Collected data entries
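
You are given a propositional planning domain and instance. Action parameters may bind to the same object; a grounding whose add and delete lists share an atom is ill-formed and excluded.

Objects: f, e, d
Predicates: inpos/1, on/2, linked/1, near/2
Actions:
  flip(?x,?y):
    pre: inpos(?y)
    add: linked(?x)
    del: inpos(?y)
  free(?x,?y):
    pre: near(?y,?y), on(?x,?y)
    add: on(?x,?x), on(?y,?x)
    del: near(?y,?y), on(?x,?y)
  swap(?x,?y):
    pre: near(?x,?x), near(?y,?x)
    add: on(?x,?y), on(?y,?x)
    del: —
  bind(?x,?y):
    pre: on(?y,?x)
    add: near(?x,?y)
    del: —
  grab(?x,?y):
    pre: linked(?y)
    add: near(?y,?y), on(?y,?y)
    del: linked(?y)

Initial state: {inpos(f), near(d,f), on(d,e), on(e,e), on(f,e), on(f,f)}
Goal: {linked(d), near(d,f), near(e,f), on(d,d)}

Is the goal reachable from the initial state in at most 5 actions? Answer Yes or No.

1. flip(d,f)  →  {linked(d), near(d,f), on(d,e), on(e,e), on(f,e), on(f,f)}
2. bind(e,f)  →  {linked(d), near(d,f), near(e,f), on(d,e), on(e,e), on(f,e), on(f,f)}
3. bind(e,e)  →  {linked(d), near(d,f), near(e,e), near(e,f), on(d,e), on(e,e), on(f,e), on(f,f)}
4. free(d,e)  →  {linked(d), near(d,f), near(e,f), on(d,d), on(e,d), on(e,e), on(f,e), on(f,f)}
optimal plan length = 4; 4 ≤ 5

Yes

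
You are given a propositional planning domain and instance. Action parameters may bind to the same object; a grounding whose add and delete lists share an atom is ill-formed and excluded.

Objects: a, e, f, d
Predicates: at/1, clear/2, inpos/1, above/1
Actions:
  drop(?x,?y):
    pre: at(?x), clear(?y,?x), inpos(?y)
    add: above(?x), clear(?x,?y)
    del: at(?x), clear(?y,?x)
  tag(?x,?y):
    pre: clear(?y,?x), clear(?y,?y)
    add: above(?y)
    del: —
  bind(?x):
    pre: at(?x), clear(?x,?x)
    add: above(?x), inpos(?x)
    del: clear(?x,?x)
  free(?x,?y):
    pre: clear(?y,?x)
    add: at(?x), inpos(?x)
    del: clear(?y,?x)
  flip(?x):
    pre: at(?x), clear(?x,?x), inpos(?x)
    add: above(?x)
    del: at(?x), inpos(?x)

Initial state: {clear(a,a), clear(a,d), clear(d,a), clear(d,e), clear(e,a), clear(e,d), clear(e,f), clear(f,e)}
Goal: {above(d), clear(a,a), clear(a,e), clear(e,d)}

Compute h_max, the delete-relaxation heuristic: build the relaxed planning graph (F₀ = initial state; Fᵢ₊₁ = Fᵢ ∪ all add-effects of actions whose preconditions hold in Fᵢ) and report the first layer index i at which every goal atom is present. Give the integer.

F0 = init (8 atoms)
F1 = F0 ∪ {above(a), at(a), at(d), at(e), at(f), inpos(a), inpos(d), inpos(e), inpos(f)}  (17 atoms)
F2 = F1 ∪ {above(d), above(e), above(f), clear(a,e)}  (21 atoms)
goal ⊆ F2  ⇒  h_max = 2

2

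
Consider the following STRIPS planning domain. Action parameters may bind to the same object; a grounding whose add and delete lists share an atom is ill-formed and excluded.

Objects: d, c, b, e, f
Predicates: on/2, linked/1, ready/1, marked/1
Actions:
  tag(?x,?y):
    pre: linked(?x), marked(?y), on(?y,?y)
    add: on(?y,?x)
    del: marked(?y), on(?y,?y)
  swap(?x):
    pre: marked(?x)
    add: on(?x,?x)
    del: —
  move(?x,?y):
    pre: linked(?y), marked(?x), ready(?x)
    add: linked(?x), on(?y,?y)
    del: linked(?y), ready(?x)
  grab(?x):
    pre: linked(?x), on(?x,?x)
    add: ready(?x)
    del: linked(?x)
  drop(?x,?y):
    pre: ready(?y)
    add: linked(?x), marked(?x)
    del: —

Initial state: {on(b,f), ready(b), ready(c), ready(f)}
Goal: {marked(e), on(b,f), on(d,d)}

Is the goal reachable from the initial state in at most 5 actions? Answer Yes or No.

1. drop(d,c)  →  {linked(d), marked(d), on(b,f), ready(b), ready(c), ready(f)}
2. swap(d)  →  {linked(d), marked(d), on(b,f), on(d,d), ready(b), ready(c), ready(f)}
3. drop(e,c)  →  {linked(d), linked(e), marked(d), marked(e), on(b,f), on(d,d), ready(b), ready(c), ready(f)}
optimal plan length = 3; 3 ≤ 5

Yes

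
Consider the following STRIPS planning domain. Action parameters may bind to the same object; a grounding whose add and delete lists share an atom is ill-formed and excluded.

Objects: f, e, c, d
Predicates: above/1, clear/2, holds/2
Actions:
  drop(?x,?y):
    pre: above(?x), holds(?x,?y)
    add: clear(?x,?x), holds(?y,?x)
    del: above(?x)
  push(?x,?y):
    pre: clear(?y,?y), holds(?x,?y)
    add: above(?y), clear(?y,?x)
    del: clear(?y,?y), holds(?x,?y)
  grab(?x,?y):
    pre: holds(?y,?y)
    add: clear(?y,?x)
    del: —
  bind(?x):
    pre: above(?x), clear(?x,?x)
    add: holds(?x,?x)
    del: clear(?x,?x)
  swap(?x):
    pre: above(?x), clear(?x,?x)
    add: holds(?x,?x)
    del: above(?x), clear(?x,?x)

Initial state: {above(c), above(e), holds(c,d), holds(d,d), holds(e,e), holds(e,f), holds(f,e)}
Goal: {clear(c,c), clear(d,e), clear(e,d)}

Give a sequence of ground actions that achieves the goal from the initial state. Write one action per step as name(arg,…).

1. drop(c,d)  →  {above(e), clear(c,c), holds(c,d), holds(d,c), holds(d,d), holds(e,e), holds(e,f), holds(f,e)}
2. grab(e,d)  →  {above(e), clear(c,c), clear(d,e), holds(c,d), holds(d,c), holds(d,d), holds(e,e), holds(e,f), holds(f,e)}
3. grab(d,e)  →  {above(e), clear(c,c), clear(d,e), clear(e,d), holds(c,d), holds(d,c), holds(d,d), holds(e,e), holds(e,f), holds(f,e)}

drop(c,d); grab(e,d); grab(d,e)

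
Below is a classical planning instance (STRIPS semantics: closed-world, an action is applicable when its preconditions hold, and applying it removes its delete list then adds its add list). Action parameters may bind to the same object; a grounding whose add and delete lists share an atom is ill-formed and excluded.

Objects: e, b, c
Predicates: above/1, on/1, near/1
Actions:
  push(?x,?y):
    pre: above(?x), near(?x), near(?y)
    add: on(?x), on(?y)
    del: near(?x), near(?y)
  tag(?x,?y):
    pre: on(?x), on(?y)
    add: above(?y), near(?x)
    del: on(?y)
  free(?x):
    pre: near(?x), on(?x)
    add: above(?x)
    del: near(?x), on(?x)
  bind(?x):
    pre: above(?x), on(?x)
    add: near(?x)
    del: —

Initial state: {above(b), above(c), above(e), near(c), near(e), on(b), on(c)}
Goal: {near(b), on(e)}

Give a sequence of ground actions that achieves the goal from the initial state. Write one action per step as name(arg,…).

push(e,e); tag(b,b)

1. push(e,e)  →  {above(b), above(c), above(e), near(c), on(b), on(c), on(e)}
2. tag(b,b)  →  {above(b), above(c), above(e), near(b), near(c), on(c), on(e)}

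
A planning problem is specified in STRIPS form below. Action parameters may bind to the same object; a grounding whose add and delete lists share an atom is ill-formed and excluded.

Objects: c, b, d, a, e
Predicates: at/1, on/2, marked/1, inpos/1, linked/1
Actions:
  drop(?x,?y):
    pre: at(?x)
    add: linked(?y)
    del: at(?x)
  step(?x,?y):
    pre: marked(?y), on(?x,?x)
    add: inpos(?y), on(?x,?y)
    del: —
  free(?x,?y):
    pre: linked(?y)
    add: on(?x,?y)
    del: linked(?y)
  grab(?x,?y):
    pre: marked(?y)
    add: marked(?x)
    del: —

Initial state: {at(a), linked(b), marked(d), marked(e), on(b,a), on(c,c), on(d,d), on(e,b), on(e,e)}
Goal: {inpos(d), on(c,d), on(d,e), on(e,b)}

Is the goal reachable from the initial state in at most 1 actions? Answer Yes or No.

1. step(c,d)  →  {at(a), inpos(d), linked(b), marked(d), marked(e), on(b,a), on(c,c), on(c,d), on(d,d), on(e,b), on(e,e)}
2. step(d,e)  →  {at(a), inpos(d), inpos(e), linked(b), marked(d), marked(e), on(b,a), on(c,c), on(c,d), on(d,d), on(d,e), on(e,b), on(e,e)}
optimal plan length = 2; 2 > 1

No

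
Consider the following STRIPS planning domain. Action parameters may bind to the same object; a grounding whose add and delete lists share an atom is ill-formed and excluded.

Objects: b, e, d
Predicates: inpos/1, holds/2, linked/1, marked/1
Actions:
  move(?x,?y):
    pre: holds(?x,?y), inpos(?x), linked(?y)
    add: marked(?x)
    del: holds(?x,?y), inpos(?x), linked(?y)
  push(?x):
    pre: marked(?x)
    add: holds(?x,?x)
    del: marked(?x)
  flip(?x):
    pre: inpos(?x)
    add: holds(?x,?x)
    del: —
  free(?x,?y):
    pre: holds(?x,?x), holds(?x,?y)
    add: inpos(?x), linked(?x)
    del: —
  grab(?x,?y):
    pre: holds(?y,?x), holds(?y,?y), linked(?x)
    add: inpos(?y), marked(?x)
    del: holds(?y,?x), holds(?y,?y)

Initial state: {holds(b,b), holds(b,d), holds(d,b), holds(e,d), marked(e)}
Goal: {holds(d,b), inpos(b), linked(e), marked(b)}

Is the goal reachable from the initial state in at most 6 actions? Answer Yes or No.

1. push(e)  →  {holds(b,b), holds(b,d), holds(d,b), holds(e,d), holds(e,e)}
2. free(b,b)  →  {holds(b,b), holds(b,d), holds(d,b), holds(e,d), holds(e,e), inpos(b), linked(b)}
3. free(e,e)  →  {holds(b,b), holds(b,d), holds(d,b), holds(e,d), holds(e,e), inpos(b), inpos(e), linked(b), linked(e)}
4. grab(b,b)  →  {holds(b,d), holds(d,b), holds(e,d), holds(e,e), inpos(b), inpos(e), linked(b), linked(e), marked(b)}
optimal plan length = 4; 4 ≤ 6

Yes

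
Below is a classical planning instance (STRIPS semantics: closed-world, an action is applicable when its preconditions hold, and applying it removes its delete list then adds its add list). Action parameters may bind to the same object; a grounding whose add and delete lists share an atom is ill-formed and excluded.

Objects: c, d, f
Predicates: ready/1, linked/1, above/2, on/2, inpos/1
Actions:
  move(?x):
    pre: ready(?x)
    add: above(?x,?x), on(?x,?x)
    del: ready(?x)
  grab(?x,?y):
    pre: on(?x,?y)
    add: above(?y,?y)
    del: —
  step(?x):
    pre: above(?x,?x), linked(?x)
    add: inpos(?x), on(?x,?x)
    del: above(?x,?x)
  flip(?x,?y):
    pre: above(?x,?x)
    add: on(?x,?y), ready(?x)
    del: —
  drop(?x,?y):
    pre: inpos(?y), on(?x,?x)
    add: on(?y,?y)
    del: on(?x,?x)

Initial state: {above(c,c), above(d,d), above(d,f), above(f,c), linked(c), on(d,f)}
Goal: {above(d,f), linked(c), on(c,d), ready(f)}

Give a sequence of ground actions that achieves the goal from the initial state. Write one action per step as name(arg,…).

1. grab(d,f)  →  {above(c,c), above(d,d), above(d,f), above(f,c), above(f,f), linked(c), on(d,f)}
2. flip(c,d)  →  {above(c,c), above(d,d), above(d,f), above(f,c), above(f,f), linked(c), on(c,d), on(d,f), ready(c)}
3. flip(f,c)  →  {above(c,c), above(d,d), above(d,f), above(f,c), above(f,f), linked(c), on(c,d), on(d,f), on(f,c), ready(c), ready(f)}

grab(d,f); flip(c,d); flip(f,c)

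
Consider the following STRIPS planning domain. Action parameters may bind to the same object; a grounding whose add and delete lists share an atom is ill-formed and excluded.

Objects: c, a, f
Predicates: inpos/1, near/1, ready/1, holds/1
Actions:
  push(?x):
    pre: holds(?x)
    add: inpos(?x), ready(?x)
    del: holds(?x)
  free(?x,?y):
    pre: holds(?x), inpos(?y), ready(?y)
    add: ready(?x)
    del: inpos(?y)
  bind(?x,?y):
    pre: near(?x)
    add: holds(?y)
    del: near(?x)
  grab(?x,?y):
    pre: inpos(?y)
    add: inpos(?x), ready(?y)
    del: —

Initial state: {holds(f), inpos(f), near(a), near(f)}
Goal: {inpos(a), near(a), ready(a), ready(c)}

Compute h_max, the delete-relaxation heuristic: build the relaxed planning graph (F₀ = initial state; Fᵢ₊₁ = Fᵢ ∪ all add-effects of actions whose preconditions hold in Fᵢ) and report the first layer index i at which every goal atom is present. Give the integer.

2

F0 = init (4 atoms)
F1 = F0 ∪ {holds(a), holds(c), inpos(a), inpos(c), ready(f)}  (9 atoms)
F2 = F1 ∪ {ready(a), ready(c)}  (11 atoms)
goal ⊆ F2  ⇒  h_max = 2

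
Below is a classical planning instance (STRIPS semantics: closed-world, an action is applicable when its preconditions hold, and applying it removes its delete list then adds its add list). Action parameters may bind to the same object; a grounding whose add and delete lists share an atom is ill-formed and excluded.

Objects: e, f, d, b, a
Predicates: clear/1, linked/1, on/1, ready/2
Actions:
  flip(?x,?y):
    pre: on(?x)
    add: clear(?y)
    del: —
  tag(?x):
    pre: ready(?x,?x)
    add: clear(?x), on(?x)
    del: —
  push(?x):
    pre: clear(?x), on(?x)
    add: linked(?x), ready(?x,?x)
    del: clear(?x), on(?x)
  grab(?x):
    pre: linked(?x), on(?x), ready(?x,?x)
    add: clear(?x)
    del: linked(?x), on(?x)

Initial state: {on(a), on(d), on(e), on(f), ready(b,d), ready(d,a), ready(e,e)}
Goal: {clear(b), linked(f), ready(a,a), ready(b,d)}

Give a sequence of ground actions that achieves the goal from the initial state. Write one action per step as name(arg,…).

1. flip(e,f)  →  {clear(f), on(a), on(d), on(e), on(f), ready(b,d), ready(d,a), ready(e,e)}
2. flip(e,b)  →  {clear(b), clear(f), on(a), on(d), on(e), on(f), ready(b,d), ready(d,a), ready(e,e)}
3. flip(e,a)  →  {clear(a), clear(b), clear(f), on(a), on(d), on(e), on(f), ready(b,d), ready(d,a), ready(e,e)}
4. push(f)  →  {clear(a), clear(b), linked(f), on(a), on(d), on(e), ready(b,d), ready(d,a), ready(e,e), ready(f,f)}
5. push(a)  →  {clear(b), linked(a), linked(f), on(d), on(e), ready(a,a), ready(b,d), ready(d,a), ready(e,e), ready(f,f)}

flip(e,f); flip(e,b); flip(e,a); push(f); push(a)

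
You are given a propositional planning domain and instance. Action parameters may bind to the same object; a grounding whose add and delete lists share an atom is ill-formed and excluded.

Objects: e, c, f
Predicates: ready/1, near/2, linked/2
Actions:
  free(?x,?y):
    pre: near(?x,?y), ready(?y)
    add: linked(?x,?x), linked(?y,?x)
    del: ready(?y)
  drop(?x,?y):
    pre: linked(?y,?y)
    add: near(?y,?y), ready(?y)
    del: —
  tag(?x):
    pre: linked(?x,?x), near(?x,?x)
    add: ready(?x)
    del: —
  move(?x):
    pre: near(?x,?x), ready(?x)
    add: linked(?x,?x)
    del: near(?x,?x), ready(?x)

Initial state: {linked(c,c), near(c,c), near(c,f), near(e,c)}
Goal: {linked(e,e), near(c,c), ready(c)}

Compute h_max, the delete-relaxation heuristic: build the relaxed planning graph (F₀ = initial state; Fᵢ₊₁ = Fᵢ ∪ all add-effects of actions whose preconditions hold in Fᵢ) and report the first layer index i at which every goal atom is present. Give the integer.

2

F0 = init (4 atoms)
F1 = F0 ∪ {ready(c)}  (5 atoms)
F2 = F1 ∪ {linked(c,e), linked(e,e)}  (7 atoms)
goal ⊆ F2  ⇒  h_max = 2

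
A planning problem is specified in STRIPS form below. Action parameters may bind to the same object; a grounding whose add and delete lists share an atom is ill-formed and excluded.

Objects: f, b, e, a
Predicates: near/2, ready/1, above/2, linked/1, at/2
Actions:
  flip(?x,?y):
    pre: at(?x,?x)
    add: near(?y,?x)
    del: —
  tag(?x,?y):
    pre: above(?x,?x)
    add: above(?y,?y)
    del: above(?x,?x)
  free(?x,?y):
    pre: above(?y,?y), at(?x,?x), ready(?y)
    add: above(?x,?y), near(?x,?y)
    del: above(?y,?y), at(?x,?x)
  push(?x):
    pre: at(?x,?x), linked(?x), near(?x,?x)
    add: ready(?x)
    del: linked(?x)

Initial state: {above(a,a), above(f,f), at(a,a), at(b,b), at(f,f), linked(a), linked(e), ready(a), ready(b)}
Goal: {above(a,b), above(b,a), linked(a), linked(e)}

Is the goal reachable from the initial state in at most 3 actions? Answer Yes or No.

Yes

1. tag(f,b)  →  {above(a,a), above(b,b), at(a,a), at(b,b), at(f,f), linked(a), linked(e), ready(a), ready(b)}
2. free(b,a)  →  {above(b,a), above(b,b), at(a,a), at(f,f), linked(a), linked(e), near(b,a), ready(a), ready(b)}
3. free(a,b)  →  {above(a,b), above(b,a), at(f,f), linked(a), linked(e), near(a,b), near(b,a), ready(a), ready(b)}
optimal plan length = 3; 3 ≤ 3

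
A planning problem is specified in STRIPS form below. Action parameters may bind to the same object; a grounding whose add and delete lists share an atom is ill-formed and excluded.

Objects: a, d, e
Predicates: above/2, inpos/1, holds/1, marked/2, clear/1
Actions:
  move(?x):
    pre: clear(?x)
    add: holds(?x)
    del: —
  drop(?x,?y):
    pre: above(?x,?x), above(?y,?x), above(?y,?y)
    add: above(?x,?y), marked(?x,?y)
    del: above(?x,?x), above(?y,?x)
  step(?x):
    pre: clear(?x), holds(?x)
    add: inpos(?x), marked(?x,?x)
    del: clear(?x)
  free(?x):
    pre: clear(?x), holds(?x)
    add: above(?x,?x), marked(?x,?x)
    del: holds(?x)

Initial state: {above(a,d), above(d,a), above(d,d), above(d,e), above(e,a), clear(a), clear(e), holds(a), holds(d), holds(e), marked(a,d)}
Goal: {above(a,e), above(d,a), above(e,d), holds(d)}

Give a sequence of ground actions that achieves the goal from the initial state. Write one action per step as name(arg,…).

free(a); free(e); drop(a,e); drop(e,d)

1. free(a)  →  {above(a,a), above(a,d), above(d,a), above(d,d), above(d,e), above(e,a), clear(a), clear(e), holds(d), holds(e), marked(a,a), marked(a,d)}
2. free(e)  →  {above(a,a), above(a,d), above(d,a), above(d,d), above(d,e), above(e,a), above(e,e), clear(a), clear(e), holds(d), marked(a,a), marked(a,d), marked(e,e)}
3. drop(a,e)  →  {above(a,d), above(a,e), above(d,a), above(d,d), above(d,e), above(e,e), clear(a), clear(e), holds(d), marked(a,a), marked(a,d), marked(a,e), marked(e,e)}
4. drop(e,d)  →  {above(a,d), above(a,e), above(d,a), above(d,d), above(e,d), clear(a), clear(e), holds(d), marked(a,a), marked(a,d), marked(a,e), marked(e,d), marked(e,e)}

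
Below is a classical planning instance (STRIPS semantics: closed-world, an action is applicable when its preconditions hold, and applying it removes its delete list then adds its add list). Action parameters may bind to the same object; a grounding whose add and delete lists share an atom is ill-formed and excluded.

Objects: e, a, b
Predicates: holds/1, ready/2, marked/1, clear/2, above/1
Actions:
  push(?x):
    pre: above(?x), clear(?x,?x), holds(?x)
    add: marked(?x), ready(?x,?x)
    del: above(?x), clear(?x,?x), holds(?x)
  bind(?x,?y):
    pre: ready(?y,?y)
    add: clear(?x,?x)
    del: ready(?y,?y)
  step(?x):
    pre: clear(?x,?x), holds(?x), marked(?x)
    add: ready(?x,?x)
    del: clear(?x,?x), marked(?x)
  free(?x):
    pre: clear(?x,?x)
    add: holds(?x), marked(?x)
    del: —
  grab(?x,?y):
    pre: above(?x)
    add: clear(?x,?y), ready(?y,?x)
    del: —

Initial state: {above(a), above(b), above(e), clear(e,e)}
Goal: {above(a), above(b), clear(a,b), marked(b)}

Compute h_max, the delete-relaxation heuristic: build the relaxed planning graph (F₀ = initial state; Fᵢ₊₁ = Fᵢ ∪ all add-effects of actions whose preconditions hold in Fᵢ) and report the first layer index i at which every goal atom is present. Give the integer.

F0 = init (4 atoms)
F1 = F0 ∪ {clear(a,a), clear(a,b), clear(a,e), clear(b,a), clear(b,b), clear(b,e), clear(e,a), clear(e,b), holds(e), marked(e), ready(a,a), ready(a,b), ready(a,e), ready(b,a), ready(b,b), ready(b,e), ready(e,a), ready(e,b), ready(e,e)}  (23 atoms)
F2 = F1 ∪ {holds(a), holds(b), marked(a), marked(b)}  (27 atoms)
goal ⊆ F2  ⇒  h_max = 2

2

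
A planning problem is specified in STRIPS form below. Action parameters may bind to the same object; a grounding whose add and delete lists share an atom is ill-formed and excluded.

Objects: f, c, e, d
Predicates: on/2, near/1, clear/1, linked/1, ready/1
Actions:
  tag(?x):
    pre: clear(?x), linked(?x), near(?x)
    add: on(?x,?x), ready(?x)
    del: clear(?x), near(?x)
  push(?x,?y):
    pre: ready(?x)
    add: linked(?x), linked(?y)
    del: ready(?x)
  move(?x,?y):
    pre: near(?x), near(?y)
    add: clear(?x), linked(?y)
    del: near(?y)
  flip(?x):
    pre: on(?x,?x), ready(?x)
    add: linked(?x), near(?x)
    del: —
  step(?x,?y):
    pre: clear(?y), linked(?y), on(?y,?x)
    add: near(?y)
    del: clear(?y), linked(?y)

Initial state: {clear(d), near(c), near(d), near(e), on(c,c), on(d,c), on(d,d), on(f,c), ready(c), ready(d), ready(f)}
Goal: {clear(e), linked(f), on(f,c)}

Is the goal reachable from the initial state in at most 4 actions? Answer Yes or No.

1. push(f,f)  →  {clear(d), linked(f), near(c), near(d), near(e), on(c,c), on(d,c), on(d,d), on(f,c), ready(c), ready(d)}
2. move(e,c)  →  {clear(d), clear(e), linked(c), linked(f), near(d), near(e), on(c,c), on(d,c), on(d,d), on(f,c), ready(c), ready(d)}
optimal plan length = 2; 2 ≤ 4

Yes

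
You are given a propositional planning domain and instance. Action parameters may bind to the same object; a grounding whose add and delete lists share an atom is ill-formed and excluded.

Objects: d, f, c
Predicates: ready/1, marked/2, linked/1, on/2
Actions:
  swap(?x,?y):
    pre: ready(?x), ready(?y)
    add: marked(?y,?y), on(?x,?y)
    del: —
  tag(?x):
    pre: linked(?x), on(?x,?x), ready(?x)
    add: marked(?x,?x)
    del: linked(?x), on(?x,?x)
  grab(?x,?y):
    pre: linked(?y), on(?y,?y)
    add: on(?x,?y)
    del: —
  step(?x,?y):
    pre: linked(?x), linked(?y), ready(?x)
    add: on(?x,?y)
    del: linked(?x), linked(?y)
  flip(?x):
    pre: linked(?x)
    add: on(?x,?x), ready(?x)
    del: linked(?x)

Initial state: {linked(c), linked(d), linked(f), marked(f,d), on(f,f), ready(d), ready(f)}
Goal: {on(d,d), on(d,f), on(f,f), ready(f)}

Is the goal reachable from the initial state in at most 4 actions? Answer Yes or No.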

▸ INSTRUCTIONS TO FOLLOW:
Lines from the top of the entries above to the line that contains "add: at(?x), inpos(?x)" should be set down exactly, please, with both ends kept and nothing added.

▸ WRITTEN ANSWER:
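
You are given a propositional planning domain and instance. Action parameters may bind to the same object; a grounding whose add and delete lists share an atom is ill-formed and excluded.

Objects: f, e, d
Predicates: inpos/1, on/2, linked/1, near/2
Actions:
  flip(?x,?y):
    pre: inpos(?y)
    add: linked(?x)
    del: inpos(?y)
  free(?x,?y):
    pre: near(?y,?y), on(?x,?y)
    add: on(?x,?x), on(?y,?x)
    del: near(?y,?y), on(?x,?y)
  swap(?x,?y):
    pre: near(?x,?x), near(?y,?x)
    add: on(?x,?y), on(?y,?x)
    del: —
  bind(?x,?y):
    pre: on(?y,?x)
    add: near(?x,?y)
    del: —
  grab(?x,?y):
    pre: linked(?y)
    add: near(?y,?y), on(?y,?y)
    del: linked(?y)

Initial state: {inpos(f), near(d,f), on(d,e), on(e,e), on(f,e), on(f,f)}
Goal: {linked(d), near(d,f), near(e,f), on(d,d)}

Is the goal reachable from the initial state in at most 5 actions? Answer Yes or No.

1. flip(d,f)  →  {linked(d), near(d,f), on(d,e), on(e,e), on(f,e), on(f,f)}
2. bind(e,f)  →  {linked(d), near(d,f), near(e,f), on(d,e), on(e,e), on(f,e), on(f,f)}
3. bind(e,e)  →  {linked(d), near(d,f), near(e,e), near(e,f), on(d,e), on(e,e), on(f,e), on(f,f)}
4. free(d,e)  →  {linked(d), near(d,f), near(e,f), on(d,d), on(e,d), on(e,e), on(f,e), on(f,f)}
optimal plan length = 4; 4 ≤ 5

Yes

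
You are given a propositional planning domain and instance. Action parameters may bind to the same object; a grounding whose add and delete lists share an atom is ill-formed and excluded.

Objects: a, e, f, d
Predicates: at/1, clear/2, inpos/1, above/1
Actions:
  drop(?x,?y):
    pre: at(?x), clear(?y,?x), inpos(?y)
    add: above(?x), clear(?x,?y)
    del: at(?x), clear(?y,?x)
  tag(?x,?y):
    pre: clear(?y,?x), clear(?y,?y)
    add: above(?y)
    del: —
  bind(?x):
    pre: at(?x), clear(?x,?x)
    add: above(?x), inpos(?x)
    del: clear(?x,?x)
  free(?x,?y):
    pre: clear(?y,?x)
    add: at(?x), inpos(?x)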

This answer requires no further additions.